EXERCISE PROMPT = Could you transcribe the whole listing, keeping every line exactly the same?

Start of Block

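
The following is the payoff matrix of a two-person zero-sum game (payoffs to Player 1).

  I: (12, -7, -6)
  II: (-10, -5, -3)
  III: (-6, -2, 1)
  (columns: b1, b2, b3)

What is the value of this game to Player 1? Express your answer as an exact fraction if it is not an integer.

-66/23

Row minima: I → -7, II → -10, III → -6; maximin = -6.
Column maxima: b1 → 12, b2 → -2, b3 → 1; minimax = -2.
-6 ≠ -2, so there is no saddle point; optimal play is mixed.
II is strictly dominated by III, so Player 1 never plays it.
b3 is strictly dominated by b2 (it gives Player 1 strictly more in every row), so Player 2 never plays it.
On the remaining 2×2 (I, III vs b1, b2):
Let Player 1 play I with probability p. Expected payoff against b1: 12p + (-6)(1−p) = 18p − 6; against b2: (-7)p + (-2)(1−p) = −5p − 2.
Setting these equal: 18p − 6 = −5p − 2 ⇒ 23p = 4 ⇒ p = 4/23, and the value is (18)·(4/23) − 6 = -66/23.
For Player 2: with q = P(b1), equating I's and III's payoffs gives 19q − 7 = −4q − 2 ⇒ q = 5/23.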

End of Block

REPLY TO THE TASK =
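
The following is the payoff matrix of a two-person zero-sum game (payoffs to Player 1).

  I: (12, -7, -6)
  II: (-10, -5, -3)
  III: (-6, -2, 1)
  (columns: b1, b2, b3)

What is the value of this game to Player 1? Express your answer as an exact fraction if it is not an integer.

-66/23

Row minima: I → -7, II → -10, III → -6; maximin = -6.
Column maxima: b1 → 12, b2 → -2, b3 → 1; minimax = -2.
-6 ≠ -2, so there is no saddle point; optimal play is mixed.
II is strictly dominated by III, so Player 1 never plays it.
b3 is strictly dominated by b2 (it gives Player 1 strictly more in every row), so Player 2 never plays it.
On the remaining 2×2 (I, III vs b1, b2):
Let Player 1 play I with probability p. Expected payoff against b1: 12p + (-6)(1−p) = 18p − 6; against b2: (-7)p + (-2)(1−p) = −5p − 2.
Setting these equal: 18p − 6 = −5p − 2 ⇒ 23p = 4 ⇒ p = 4/23, and the value is (18)·(4/23) − 6 = -66/23.
For Player 2: with q = P(b1), equating I's and III's payoffs gives 19q − 7 = −4q − 2 ⇒ q = 5/23.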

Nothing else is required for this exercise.